Give only the number of lines in the records below that contain the word "scores".
---
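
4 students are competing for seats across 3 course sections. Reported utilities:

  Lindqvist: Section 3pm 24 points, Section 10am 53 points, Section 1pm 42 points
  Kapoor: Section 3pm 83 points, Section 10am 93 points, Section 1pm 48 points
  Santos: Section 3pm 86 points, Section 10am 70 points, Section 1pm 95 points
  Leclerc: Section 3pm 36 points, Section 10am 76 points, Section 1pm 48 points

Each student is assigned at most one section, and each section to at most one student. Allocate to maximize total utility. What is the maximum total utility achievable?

Optimal: Kapoor→Section 3pm (83 points), Leclerc→Section 10am (76 points), Santos→Section 1pm (95 points) — total 83+76+95 = 254 points.
Max-entry greedy (repeatedly take the single best remaining cell) gives 224 points, worse by 30.
Next-best assignment: Kapoor→Section 3pm, Lindqvist→Section 10am, Santos→Section 1pm = 231 points.
Every other assignment is strictly worse.

Max total: 254 points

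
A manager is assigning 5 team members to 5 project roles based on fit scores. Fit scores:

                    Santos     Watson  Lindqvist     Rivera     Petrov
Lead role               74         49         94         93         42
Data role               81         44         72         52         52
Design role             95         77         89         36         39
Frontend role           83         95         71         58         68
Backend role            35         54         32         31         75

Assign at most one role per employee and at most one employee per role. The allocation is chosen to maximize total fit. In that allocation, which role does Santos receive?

This is the linear assignment problem.
Optimal: Santos→Data role (81 pts), Watson→Frontend role (95 pts), Lindqvist→Design role (89 pts), Rivera→Lead role (93 pts), Petrov→Backend role (75 pts) — total 81+95+89+93+75 = 433 pts.
Column-greedy (each role in turn goes to its best remaining employee) gives 351 pts, worse by 82.
Checked against all permutations: 433 pts is optimal.
Santos's own top role is Design role (95 pts), but forcing Santos→Design role and reassigning the rest optimally gives only 430 pts — worse by 3.

Santos receives Data role.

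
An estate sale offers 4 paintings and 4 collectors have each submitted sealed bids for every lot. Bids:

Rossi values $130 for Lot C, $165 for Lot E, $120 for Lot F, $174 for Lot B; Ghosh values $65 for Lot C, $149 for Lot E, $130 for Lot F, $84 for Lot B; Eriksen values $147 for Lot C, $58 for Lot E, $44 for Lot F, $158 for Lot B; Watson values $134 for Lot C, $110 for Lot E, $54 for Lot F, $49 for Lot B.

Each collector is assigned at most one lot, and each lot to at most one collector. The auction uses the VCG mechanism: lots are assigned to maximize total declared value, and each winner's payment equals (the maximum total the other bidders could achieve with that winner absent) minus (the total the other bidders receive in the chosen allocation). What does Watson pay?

Efficient allocation: Rossi→Lot E ($165), Ghosh→Lot F ($130), Eriksen→Lot B ($158), Watson→Lot C ($134); total welfare W = $587.
Watson receives Lot C at value $134, so the others get W − 134 = $453.
Without Watson: best allocation of the remaining 3 bidders over all 4 lots is Rossi→Lot B ($174), Ghosh→Lot E ($149), Eriksen→Lot C ($147), total $470.
VCG payment = (others' best without Watson) − (others' welfare with Watson) = 470 − 453 = $17.

Watson pays $17.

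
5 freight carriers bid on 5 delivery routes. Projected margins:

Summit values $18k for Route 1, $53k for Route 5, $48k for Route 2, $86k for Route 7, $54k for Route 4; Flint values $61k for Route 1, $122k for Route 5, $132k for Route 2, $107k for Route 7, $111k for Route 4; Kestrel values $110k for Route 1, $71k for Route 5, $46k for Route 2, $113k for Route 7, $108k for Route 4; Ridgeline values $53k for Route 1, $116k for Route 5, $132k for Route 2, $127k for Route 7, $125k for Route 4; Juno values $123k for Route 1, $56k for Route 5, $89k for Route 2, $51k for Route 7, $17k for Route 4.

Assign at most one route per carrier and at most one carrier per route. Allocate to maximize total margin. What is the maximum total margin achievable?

Max total: $571k

This is the linear assignment problem.
Optimal: Summit→Route 7 ($86k), Flint→Route 5 ($122k), Kestrel→Route 4 ($108k), Ridgeline→Route 2 ($132k), Juno→Route 1 ($123k) — total 86+122+108+132+123 = $571k.
Row-greedy (each carrier in turn takes its best remaining route) gives $509k, worse by 62.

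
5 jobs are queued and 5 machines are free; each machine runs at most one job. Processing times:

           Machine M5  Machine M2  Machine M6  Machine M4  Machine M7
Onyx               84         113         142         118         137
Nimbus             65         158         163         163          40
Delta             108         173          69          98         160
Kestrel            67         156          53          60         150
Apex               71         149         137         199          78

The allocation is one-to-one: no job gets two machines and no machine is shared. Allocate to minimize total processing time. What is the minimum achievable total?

Minimum total: 353 min

This is the linear assignment problem.
Optimal: Onyx→Machine M2 (113 min), Nimbus→Machine M7 (40 min), Delta→Machine M6 (69 min), Kestrel→Machine M4 (60 min), Apex→Machine M5 (71 min) — total 113+40+69+60+71 = 353 min.
Min-entry greedy (repeatedly take the single cheapest remaining cell) gives 375 min, worse by 22.
Next-best assignment: Onyx→Machine M2, Nimbus→Machine M7, Delta→Machine M4, Kestrel→Machine M6, Apex→Machine M5 = 375 min.
Checked against all permutations: 353 min is optimal.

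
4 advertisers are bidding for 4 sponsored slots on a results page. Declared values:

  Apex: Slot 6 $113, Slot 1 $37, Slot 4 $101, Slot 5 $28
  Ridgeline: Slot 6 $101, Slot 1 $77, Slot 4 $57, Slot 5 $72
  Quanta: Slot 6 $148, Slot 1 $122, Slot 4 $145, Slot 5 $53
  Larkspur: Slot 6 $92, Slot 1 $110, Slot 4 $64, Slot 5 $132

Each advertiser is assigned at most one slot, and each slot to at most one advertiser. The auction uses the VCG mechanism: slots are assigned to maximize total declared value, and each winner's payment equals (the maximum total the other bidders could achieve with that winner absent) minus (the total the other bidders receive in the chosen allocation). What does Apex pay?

Efficient allocation: Apex→Slot 6 ($113), Ridgeline→Slot 1 ($77), Quanta→Slot 4 ($145), Larkspur→Slot 5 ($132); total welfare W = $467.
Apex receives Slot 6 at value $113, so the others get W − 113 = $354.
Without Apex: best allocation of the remaining 3 bidders over all 4 slots is Ridgeline→Slot 6 ($101), Quanta→Slot 4 ($145), Larkspur→Slot 5 ($132), total $378.
VCG payment = (others' best without Apex) − (others' welfare with Apex) = 378 − 354 = $24.

Apex pays $24.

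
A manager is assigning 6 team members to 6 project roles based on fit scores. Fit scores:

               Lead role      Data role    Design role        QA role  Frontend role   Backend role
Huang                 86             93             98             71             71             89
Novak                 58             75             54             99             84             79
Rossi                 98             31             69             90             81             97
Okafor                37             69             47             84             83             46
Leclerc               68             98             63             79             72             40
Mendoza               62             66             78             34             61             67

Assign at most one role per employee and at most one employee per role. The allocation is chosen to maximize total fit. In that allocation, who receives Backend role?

Optimal: Huang→Backend role (89 pts), Novak→QA role (99 pts), Rossi→Lead role (98 pts), Okafor→Frontend role (83 pts), Leclerc→Data role (98 pts), Mendoza→Design role (78 pts) — total 89+99+98+83+98+78 = 545 pts.
Column-greedy (each role in turn goes to its best remaining employee) gives 543 pts, worse by 2.
Next-best assignment: Huang→Design role, Novak→QA role, Rossi→Lead role, Okafor→Frontend role, Leclerc→Data role, Mendoza→Backend role = 543 pts.
Huang's own top role is Design role (98 pts), but forcing Huang→Design role and reassigning the rest optimally gives only 543 pts — worse by 2.

Huang receives Backend role.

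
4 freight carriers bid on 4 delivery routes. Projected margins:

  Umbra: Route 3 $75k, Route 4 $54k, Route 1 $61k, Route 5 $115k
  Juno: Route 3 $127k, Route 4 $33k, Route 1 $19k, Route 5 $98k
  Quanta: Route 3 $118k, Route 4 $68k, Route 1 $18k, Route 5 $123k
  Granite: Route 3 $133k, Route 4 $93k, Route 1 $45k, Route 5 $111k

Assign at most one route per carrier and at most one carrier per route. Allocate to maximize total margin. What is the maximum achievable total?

Optimal: Umbra→Route 1 ($61k), Juno→Route 3 ($127k), Quanta→Route 5 ($123k), Granite→Route 4 ($93k) — total 61+127+123+93 = $404k.
Column-greedy (each route in turn goes to its best remaining carrier) gives $360k, worse by 44.
Next-best assignment: Umbra→Route 1, Juno→Route 5, Quanta→Route 3, Granite→Route 4 = $370k.
Every other assignment is strictly worse.

Max total: $404k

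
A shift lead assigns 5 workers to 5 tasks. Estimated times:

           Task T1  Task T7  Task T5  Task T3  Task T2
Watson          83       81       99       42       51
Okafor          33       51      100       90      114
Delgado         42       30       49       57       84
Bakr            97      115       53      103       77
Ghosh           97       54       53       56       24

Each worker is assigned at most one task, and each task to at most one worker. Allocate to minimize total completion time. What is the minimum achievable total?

Optimal: Watson→Task T3 (42 min), Okafor→Task T1 (33 min), Delgado→Task T7 (30 min), Bakr→Task T5 (53 min), Ghosh→Task T2 (24 min) — total 42+33+30+53+24 = 182 min.
Checked against all permutations: 182 min is optimal.

Minimum total: 182 min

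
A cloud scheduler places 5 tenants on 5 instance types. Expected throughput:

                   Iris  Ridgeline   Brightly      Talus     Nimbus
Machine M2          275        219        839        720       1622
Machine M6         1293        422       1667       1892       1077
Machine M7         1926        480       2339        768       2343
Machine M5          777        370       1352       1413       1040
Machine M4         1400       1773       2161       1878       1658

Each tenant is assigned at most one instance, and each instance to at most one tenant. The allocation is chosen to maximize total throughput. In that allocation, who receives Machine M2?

Nimbus receives Machine M2.

This is a one-to-one assignment (maximum-weight bipartite matching).
Optimal: Iris→Machine M7 (1926 ops/s), Ridgeline→Machine M4 (1773 ops/s), Brightly→Machine M5 (1352 ops/s), Talus→Machine M6 (1892 ops/s), Nimbus→Machine M2 (1622 ops/s) — total 1926+1773+1352+1892+1622 = 8565 ops/s.
Row-greedy (each tenant in turn takes its best remaining instance) gives 8401 ops/s, worse by 164.
Every other assignment is strictly worse.
Nimbus's own top instance is Machine M7 (2343 ops/s), but forcing Nimbus→Machine M7 and reassigning the rest optimally gives only 7661 ops/s — worse by 904.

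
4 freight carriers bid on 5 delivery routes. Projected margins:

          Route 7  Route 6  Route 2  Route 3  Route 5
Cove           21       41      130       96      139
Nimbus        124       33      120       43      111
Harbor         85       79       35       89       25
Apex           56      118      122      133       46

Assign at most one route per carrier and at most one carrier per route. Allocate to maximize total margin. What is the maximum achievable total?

Optimal: Cove→Route 5 ($139k), Nimbus→Route 2 ($120k), Harbor→Route 7 ($85k), Apex→Route 3 ($133k) — total 139+120+85+133 = $477k.
Swapping Cove↔Apex (Cove→Route 3 $96k, Apex→Route 5 $46k) loses 130.

Max total: $477k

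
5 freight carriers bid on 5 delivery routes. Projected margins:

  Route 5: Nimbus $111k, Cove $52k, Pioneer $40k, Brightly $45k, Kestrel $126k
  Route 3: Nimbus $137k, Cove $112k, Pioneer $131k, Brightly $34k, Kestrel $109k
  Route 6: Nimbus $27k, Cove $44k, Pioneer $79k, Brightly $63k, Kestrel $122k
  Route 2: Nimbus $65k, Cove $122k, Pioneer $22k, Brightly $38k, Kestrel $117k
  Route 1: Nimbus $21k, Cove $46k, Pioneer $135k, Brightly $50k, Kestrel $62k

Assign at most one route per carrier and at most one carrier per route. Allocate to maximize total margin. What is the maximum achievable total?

Max total: $583k

Optimal: Nimbus→Route 3 ($137k), Cove→Route 2 ($122k), Pioneer→Route 1 ($135k), Brightly→Route 6 ($63k), Kestrel→Route 5 ($126k) — total 137+122+135+63+126 = $583k.
Column-greedy (each route in turn goes to its best remaining carrier) gives $514k, worse by 69.
Next-best assignment: Nimbus→Route 3, Cove→Route 2, Pioneer→Route 1, Brightly→Route 5, Kestrel→Route 6 = $561k.
Every other assignment is strictly worse.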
---
◆ WRITTEN ANSWER ◆
2